DATA EXTRACT ::
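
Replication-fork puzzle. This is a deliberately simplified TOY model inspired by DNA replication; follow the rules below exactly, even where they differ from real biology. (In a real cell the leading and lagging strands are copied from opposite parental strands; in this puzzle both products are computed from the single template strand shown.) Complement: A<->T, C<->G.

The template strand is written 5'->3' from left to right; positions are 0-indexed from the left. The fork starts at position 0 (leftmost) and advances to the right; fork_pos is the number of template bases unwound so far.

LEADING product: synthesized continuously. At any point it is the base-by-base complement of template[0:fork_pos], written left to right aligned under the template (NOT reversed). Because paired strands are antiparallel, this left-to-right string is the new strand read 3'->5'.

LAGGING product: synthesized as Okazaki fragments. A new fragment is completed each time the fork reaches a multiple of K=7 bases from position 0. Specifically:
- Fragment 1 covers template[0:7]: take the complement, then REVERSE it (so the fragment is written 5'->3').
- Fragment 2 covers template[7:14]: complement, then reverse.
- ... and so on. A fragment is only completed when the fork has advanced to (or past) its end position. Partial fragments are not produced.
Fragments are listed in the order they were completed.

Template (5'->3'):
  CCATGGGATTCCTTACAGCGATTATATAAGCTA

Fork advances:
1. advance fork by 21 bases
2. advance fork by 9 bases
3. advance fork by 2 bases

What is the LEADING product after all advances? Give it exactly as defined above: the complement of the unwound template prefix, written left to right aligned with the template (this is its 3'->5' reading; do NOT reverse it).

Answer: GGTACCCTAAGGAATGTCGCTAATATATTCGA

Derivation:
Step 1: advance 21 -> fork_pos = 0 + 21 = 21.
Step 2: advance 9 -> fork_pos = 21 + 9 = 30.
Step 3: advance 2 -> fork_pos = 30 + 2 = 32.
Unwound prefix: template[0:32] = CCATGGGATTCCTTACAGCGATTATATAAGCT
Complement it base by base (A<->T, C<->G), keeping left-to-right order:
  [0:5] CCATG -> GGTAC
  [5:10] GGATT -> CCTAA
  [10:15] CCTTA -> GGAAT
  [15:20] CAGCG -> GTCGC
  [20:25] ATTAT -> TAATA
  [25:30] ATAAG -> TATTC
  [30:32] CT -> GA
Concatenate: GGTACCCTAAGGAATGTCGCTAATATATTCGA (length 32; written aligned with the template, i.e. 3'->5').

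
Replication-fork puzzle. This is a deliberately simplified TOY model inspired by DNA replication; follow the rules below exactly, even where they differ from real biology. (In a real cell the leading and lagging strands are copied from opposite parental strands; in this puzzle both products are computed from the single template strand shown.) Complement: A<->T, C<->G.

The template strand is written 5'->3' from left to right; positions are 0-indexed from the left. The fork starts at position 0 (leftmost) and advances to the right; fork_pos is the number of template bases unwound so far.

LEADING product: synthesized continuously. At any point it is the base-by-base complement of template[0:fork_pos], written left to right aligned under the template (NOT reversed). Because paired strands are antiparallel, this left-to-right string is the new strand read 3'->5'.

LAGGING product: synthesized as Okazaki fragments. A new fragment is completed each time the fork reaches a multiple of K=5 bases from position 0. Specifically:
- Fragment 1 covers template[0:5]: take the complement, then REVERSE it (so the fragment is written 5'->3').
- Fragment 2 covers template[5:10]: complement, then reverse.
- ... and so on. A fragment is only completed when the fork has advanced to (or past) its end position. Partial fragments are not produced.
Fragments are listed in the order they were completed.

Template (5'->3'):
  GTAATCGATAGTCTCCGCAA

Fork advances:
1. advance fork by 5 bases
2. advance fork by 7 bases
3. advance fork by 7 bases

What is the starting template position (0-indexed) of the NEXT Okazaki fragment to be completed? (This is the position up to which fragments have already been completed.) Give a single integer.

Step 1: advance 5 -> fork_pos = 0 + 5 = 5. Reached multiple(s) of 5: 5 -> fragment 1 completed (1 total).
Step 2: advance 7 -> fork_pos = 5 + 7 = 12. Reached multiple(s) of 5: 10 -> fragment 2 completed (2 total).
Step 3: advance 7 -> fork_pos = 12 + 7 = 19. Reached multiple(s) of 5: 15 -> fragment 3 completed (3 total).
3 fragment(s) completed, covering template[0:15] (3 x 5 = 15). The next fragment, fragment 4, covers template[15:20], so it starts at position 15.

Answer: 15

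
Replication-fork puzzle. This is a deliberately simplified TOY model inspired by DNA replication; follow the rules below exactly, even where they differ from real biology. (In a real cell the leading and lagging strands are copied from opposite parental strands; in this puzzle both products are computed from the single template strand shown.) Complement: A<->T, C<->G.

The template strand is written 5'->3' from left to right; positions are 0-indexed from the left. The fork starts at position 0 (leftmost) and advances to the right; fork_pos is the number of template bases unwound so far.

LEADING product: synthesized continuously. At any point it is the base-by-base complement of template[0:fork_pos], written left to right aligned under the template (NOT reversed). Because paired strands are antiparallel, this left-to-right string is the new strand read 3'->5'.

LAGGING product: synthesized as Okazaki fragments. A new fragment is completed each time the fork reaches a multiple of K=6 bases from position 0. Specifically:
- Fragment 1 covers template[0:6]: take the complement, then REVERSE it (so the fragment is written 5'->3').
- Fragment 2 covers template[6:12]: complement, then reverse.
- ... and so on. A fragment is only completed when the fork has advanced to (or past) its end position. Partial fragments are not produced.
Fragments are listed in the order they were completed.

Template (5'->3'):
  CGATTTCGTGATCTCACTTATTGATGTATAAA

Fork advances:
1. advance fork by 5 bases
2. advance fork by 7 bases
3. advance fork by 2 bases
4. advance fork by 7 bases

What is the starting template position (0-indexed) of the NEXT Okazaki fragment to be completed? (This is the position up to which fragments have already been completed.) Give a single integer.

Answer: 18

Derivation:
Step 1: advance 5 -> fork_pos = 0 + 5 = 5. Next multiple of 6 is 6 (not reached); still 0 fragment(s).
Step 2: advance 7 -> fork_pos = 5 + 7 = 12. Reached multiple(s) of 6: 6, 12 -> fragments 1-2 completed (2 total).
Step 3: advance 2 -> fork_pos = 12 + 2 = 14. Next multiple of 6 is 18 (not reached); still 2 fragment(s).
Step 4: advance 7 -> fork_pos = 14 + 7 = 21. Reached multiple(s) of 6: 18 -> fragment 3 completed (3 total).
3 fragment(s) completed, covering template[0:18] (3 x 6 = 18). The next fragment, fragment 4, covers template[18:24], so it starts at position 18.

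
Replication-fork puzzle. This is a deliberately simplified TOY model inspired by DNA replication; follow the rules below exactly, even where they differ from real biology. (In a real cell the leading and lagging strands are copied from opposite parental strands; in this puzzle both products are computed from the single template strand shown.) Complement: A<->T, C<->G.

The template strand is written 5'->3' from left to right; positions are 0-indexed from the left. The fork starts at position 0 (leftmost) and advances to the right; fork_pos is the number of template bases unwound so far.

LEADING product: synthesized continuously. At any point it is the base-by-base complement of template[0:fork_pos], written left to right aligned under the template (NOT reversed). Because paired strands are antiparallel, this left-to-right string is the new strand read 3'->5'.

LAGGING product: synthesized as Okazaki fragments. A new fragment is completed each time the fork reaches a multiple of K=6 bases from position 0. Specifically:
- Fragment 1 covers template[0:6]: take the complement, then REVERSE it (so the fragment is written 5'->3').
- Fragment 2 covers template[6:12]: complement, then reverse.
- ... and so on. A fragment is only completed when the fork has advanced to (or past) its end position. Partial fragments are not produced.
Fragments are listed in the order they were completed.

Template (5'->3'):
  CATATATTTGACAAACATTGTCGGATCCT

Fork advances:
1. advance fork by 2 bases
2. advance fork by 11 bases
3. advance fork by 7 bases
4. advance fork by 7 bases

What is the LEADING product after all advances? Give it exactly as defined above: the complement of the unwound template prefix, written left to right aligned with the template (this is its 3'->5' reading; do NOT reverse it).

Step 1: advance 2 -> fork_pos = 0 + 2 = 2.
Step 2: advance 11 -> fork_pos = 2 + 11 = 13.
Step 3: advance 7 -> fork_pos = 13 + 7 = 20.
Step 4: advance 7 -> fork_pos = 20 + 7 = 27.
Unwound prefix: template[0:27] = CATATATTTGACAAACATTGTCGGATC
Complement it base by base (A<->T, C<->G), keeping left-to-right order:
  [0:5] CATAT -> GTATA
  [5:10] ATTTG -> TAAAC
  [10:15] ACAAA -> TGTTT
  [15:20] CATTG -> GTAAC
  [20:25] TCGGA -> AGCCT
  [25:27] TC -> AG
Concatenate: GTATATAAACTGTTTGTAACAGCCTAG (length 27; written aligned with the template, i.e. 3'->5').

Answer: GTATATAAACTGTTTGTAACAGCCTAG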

TASK DIRECTIONS :: Copy out every line in the entries above that holds "then".

EXPECTED ANSWER ::
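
- Fragment 1 covers template[0:7]: take the complement, then REVERSE it (so the fragment is written 5'->3').
- Fragment 2 covers template[7:14]: complement, then reverse.
- Fragment 1 covers template[0:5]: take the complement, then REVERSE it (so the fragment is written 5'->3').
- Fragment 2 covers template[5:10]: complement, then reverse.
- Fragment 1 covers template[0:6]: take the complement, then REVERSE it (so the fragment is written 5'->3').
- Fragment 2 covers template[6:12]: complement, then reverse.
- Fragment 1 covers template[0:6]: take the complement, then REVERSE it (so the fragment is written 5'->3').
- Fragment 2 covers template[6:12]: complement, then reverse.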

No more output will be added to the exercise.